+++ Data for this exercise

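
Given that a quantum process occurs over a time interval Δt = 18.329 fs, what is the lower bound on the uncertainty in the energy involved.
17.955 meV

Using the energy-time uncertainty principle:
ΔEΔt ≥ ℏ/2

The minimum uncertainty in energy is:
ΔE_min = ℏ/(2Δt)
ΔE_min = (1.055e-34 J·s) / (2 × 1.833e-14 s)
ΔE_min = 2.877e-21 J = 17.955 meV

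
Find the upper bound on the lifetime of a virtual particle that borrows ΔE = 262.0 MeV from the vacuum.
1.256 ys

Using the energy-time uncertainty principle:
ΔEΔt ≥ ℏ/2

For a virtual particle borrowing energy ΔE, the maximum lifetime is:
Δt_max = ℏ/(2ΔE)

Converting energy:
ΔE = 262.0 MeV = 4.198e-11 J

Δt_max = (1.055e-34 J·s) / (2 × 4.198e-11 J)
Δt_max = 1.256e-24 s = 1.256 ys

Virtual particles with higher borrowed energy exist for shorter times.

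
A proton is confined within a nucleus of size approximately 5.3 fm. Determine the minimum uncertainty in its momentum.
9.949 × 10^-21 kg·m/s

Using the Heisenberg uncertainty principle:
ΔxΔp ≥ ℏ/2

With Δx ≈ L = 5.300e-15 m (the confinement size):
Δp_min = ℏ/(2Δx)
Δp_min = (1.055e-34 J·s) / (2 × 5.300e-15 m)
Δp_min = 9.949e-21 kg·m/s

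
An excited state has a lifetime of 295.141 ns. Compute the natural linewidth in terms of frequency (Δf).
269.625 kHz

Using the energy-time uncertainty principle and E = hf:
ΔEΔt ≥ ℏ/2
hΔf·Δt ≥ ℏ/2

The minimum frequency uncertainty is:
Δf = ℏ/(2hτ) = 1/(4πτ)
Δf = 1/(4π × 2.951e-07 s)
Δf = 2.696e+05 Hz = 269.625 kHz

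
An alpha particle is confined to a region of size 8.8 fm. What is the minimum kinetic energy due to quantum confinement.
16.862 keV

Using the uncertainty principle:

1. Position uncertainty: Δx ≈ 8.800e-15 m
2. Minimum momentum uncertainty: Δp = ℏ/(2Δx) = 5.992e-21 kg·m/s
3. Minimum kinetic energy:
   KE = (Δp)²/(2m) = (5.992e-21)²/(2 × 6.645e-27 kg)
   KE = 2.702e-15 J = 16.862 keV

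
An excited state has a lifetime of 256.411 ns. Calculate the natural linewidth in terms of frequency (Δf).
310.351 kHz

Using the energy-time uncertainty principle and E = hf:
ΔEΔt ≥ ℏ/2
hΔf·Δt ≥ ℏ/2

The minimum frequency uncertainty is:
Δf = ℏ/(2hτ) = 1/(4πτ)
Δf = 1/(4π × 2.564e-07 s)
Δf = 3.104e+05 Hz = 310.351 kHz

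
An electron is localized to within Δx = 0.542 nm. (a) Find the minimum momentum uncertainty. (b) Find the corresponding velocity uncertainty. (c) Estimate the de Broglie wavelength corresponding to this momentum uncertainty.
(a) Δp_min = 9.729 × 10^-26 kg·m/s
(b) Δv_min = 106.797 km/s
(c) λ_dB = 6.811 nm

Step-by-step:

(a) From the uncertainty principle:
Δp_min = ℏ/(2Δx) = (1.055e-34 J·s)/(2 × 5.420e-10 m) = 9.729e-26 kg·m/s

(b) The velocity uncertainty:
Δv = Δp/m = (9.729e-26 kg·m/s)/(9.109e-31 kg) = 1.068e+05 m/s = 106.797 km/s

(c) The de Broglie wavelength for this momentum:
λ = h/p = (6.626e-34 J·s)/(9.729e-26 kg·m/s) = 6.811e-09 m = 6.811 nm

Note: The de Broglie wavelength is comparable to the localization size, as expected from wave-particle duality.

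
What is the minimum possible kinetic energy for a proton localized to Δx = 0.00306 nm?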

++++++

▸ Work to be completed
Please restate every record above word for word.

▸ Solution for this task
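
Given that a quantum process occurs over a time interval Δt = 18.329 fs, what is the lower bound on the uncertainty in the energy involved.
17.955 meV

Using the energy-time uncertainty principle:
ΔEΔt ≥ ℏ/2

The minimum uncertainty in energy is:
ΔE_min = ℏ/(2Δt)
ΔE_min = (1.055e-34 J·s) / (2 × 1.833e-14 s)
ΔE_min = 2.877e-21 J = 17.955 meV

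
Find the upper bound on the lifetime of a virtual particle that borrows ΔE = 262.0 MeV from the vacuum.
1.256 ys

Using the energy-time uncertainty principle:
ΔEΔt ≥ ℏ/2

For a virtual particle borrowing energy ΔE, the maximum lifetime is:
Δt_max = ℏ/(2ΔE)

Converting energy:
ΔE = 262.0 MeV = 4.198e-11 J

Δt_max = (1.055e-34 J·s) / (2 × 4.198e-11 J)
Δt_max = 1.256e-24 s = 1.256 ys

Virtual particles with higher borrowed energy exist for shorter times.

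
A proton is confined within a nucleus of size approximately 5.3 fm. Determine the minimum uncertainty in its momentum.
9.949 × 10^-21 kg·m/s

Using the Heisenberg uncertainty principle:
ΔxΔp ≥ ℏ/2

With Δx ≈ L = 5.300e-15 m (the confinement size):
Δp_min = ℏ/(2Δx)
Δp_min = (1.055e-34 J·s) / (2 × 5.300e-15 m)
Δp_min = 9.949e-21 kg·m/s

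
An excited state has a lifetime of 295.141 ns. Compute the natural linewidth in terms of frequency (Δf).
269.625 kHz

Using the energy-time uncertainty principle and E = hf:
ΔEΔt ≥ ℏ/2
hΔf·Δt ≥ ℏ/2

The minimum frequency uncertainty is:
Δf = ℏ/(2hτ) = 1/(4πτ)
Δf = 1/(4π × 2.951e-07 s)
Δf = 2.696e+05 Hz = 269.625 kHz

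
An alpha particle is confined to a region of size 8.8 fm. What is the minimum kinetic energy due to quantum confinement.
16.862 keV

Using the uncertainty principle:

1. Position uncertainty: Δx ≈ 8.800e-15 m
2. Minimum momentum uncertainty: Δp = ℏ/(2Δx) = 5.992e-21 kg·m/s
3. Minimum kinetic energy:
   KE = (Δp)²/(2m) = (5.992e-21)²/(2 × 6.645e-27 kg)
   KE = 2.702e-15 J = 16.862 keV

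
An excited state has a lifetime of 256.411 ns. Calculate the natural linewidth in terms of frequency (Δf).
310.351 kHz

Using the energy-time uncertainty principle and E = hf:
ΔEΔt ≥ ℏ/2
hΔf·Δt ≥ ℏ/2

The minimum frequency uncertainty is:
Δf = ℏ/(2hτ) = 1/(4πτ)
Δf = 1/(4π × 2.564e-07 s)
Δf = 3.104e+05 Hz = 310.351 kHz

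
An electron is localized to within Δx = 0.542 nm. (a) Find the minimum momentum uncertainty. (b) Find the corresponding velocity uncertainty. (c) Estimate the de Broglie wavelength corresponding to this momentum uncertainty.
(a) Δp_min = 9.729 × 10^-26 kg·m/s
(b) Δv_min = 106.797 km/s
(c) λ_dB = 6.811 nm

Step-by-step:

(a) From the uncertainty principle:
Δp_min = ℏ/(2Δx) = (1.055e-34 J·s)/(2 × 5.420e-10 m) = 9.729e-26 kg·m/s

(b) The velocity uncertainty:
Δv = Δp/m = (9.729e-26 kg·m/s)/(9.109e-31 kg) = 1.068e+05 m/s = 106.797 km/s

(c) The de Broglie wavelength for this momentum:
λ = h/p = (6.626e-34 J·s)/(9.729e-26 kg·m/s) = 6.811e-09 m = 6.811 nm

Note: The de Broglie wavelength is comparable to the localization size, as expected from wave-particle duality.

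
What is the minimum possible kinetic energy for a proton localized to Δx = 0.00306 nm?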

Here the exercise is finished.